**Exercise requirements**
Set down exactly the lines of the records from the top to the line containing "In Ubaran, primary"; include both.

Collected data:
§ §
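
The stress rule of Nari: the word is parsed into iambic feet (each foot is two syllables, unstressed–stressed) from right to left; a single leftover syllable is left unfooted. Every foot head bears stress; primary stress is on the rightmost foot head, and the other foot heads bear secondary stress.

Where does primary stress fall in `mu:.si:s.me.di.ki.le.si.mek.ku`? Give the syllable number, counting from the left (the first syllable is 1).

9

Parse right to left into iambic (σˈσ) feet: mu: (si:s.ˈme) (di.ˈki) (le.ˈsi) (mek.ˈku). Syllable 1 is left unfooted.
Foot heads (stressed positions): 3, 5, 7, 9.
End Rule Rightmost: primary stress on the rightmost head = syllable 9.
Primary stress: syllable 9 → mu:.si:s.me.di.ki.le.si.mek.ˈku.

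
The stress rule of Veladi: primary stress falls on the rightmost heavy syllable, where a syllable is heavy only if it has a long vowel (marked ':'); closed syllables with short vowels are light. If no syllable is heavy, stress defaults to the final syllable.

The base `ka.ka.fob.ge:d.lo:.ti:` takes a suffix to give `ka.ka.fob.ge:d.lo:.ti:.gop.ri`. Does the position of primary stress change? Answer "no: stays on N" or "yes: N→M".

no: stays on 6

Base `ka.ka.fob.ge:d.lo:.ti:` (6 syllables):
  Weights: 1 ka L, 2 ka L, 3 fob L, 4 ge:d H, 5 lo: H, 6 ti: H.
  Heavy syllables in the domain: 4, 5, 6. The rightmost is syllable 6 (ti:).
  → primary stress on syllable 6.
Suffixed `ka.ka.fob.ge:d.lo:.ti:.gop.ri` (8 syllables):
  Weights: 1 ka L, 2 ka L, 3 fob L, 4 ge:d H, 5 lo: H, 6 ti: H, 7 gop L, 8 ri L.
  Heavy syllables in the domain: 4, 5, 6. The rightmost is syllable 6 (ti:).
  → primary stress on syllable 6.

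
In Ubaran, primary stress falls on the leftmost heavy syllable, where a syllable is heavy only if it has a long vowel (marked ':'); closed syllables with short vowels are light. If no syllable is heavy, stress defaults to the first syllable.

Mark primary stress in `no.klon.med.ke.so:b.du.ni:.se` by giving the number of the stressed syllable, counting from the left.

5

Weights: 1 no L, 2 klon L, 3 med L, 4 ke L, 5 so:b H, 6 du L, 7 ni: H, 8 se L.
Heavy syllables in the domain: 5, 7. The leftmost is syllable 5 (so:b).
Primary stress: syllable 5 → no.klon.med.ke.ˈso:b.du.ni:.se.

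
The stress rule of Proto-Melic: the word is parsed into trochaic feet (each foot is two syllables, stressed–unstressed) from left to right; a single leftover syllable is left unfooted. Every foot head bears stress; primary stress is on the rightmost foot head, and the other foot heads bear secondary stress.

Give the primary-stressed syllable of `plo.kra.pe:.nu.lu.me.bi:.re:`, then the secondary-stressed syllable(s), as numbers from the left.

Parse left to right into trochaic (ˈσσ) feet: (ˈplo.kra) (ˈpe:.nu) (ˈlu.me) (ˈbi:.re:).
Foot heads (stressed positions): 1, 3, 5, 7.
End Rule Rightmost: primary stress on the rightmost head = syllable 7.
Secondary stress on 1, 3, 5: ˌplo.kra.ˌpe:.nu.ˌlu.me.ˈbi:.re:.

primary 7, secondary 1, 3, 5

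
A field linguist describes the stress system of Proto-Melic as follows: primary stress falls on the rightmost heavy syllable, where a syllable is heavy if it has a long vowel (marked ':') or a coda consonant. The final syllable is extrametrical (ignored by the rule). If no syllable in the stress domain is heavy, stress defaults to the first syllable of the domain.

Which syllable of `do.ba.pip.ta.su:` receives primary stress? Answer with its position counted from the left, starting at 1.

3

The final syllable (5, su:) is extrametrical; the stress domain is syllables 1–4.
Weights: 1 do L, 2 ba L, 3 pip H, 4 ta L.
Heavy syllables in the domain: 3. The rightmost is syllable 3 (pip).
Primary stress: syllable 3 → do.ba.ˈpip.ta.su:.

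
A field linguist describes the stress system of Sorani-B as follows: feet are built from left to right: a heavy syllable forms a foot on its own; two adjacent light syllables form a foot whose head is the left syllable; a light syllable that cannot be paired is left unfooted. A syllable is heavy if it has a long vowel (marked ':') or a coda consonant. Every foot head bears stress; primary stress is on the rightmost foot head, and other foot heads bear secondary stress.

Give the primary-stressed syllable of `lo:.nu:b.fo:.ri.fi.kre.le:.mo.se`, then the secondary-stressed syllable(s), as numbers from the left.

primary 8, secondary 1, 2, 3, 4, 7

Weights: 1 lo: H, 2 nu:b H, 3 fo: H, 4 ri L, 5 fi L, 6 kre L, 7 le: H, 8 mo L, 9 se L.
Parse left to right (heavy = foot alone; LL = one foot; stranded L unfooted): (ˈlo:) (ˈnu:b) (ˈfo:) (ˈri.fi) kre (ˈle:) (ˈmo.se).
Foot heads: 1, 2, 3, 4, 7, 8.
Primary stress on the rightmost head = syllable 8.
Secondary stress on 1, 2, 3, 4, 7: ˌlo:.ˌnu:b.ˌfo:.ˌri.fi.kre.ˌle:.ˈmo.se.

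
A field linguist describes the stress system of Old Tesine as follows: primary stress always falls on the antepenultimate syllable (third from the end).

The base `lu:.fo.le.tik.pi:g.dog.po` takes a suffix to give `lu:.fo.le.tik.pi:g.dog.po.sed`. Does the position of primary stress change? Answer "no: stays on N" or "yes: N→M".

Base `lu:.fo.le.tik.pi:g.dog.po` (7 syllables):
  The word has 7 syllables; the antepenultimate syllable (third from the end) is syllable 5 (pi:g).
  → primary stress on syllable 5.
Suffixed `lu:.fo.le.tik.pi:g.dog.po.sed` (8 syllables):
  The word has 8 syllables; the antepenultimate syllable (third from the end) is syllable 6 (dog).
  → primary stress on syllable 6.

yes: 5→6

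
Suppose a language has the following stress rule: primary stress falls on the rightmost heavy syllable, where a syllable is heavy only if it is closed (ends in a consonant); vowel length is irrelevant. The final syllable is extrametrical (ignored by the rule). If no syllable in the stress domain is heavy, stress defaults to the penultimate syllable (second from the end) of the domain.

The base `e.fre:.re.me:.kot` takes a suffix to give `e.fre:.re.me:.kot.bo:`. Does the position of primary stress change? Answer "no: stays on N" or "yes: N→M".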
§ §
**Reply**
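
The stress rule of Nari: the word is parsed into iambic feet (each foot is two syllables, unstressed–stressed) from right to left; a single leftover syllable is left unfooted. Every foot head bears stress; primary stress is on the rightmost foot head, and the other foot heads bear secondary stress.

Where does primary stress fall in `mu:.si:s.me.di.ki.le.si.mek.ku`? Give the syllable number, counting from the left (the first syllable is 1).

9

Parse right to left into iambic (σˈσ) feet: mu: (si:s.ˈme) (di.ˈki) (le.ˈsi) (mek.ˈku). Syllable 1 is left unfooted.
Foot heads (stressed positions): 3, 5, 7, 9.
End Rule Rightmost: primary stress on the rightmost head = syllable 9.
Primary stress: syllable 9 → mu:.si:s.me.di.ki.le.si.mek.ˈku.

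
The stress rule of Veladi: primary stress falls on the rightmost heavy syllable, where a syllable is heavy only if it has a long vowel (marked ':'); closed syllables with short vowels are light. If no syllable is heavy, stress defaults to the final syllable.

The base `ka.ka.fob.ge:d.lo:.ti:` takes a suffix to give `ka.ka.fob.ge:d.lo:.ti:.gop.ri`. Does the position of primary stress change? Answer "no: stays on N" or "yes: N→M".

no: stays on 6

Base `ka.ka.fob.ge:d.lo:.ti:` (6 syllables):
  Weights: 1 ka L, 2 ka L, 3 fob L, 4 ge:d H, 5 lo: H, 6 ti: H.
  Heavy syllables in the domain: 4, 5, 6. The rightmost is syllable 6 (ti:).
  → primary stress on syllable 6.
Suffixed `ka.ka.fob.ge:d.lo:.ti:.gop.ri` (8 syllables):
  Weights: 1 ka L, 2 ka L, 3 fob L, 4 ge:d H, 5 lo: H, 6 ti: H, 7 gop L, 8 ri L.
  Heavy syllables in the domain: 4, 5, 6. The rightmost is syllable 6 (ti:).
  → primary stress on syllable 6.

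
In Ubaran, primary stress falls on the leftmost heavy syllable, where a syllable is heavy only if it has a long vowel (marked ':'); closed syllables with short vowels are light. If no syllable is heavy, stress defaults to the first syllable.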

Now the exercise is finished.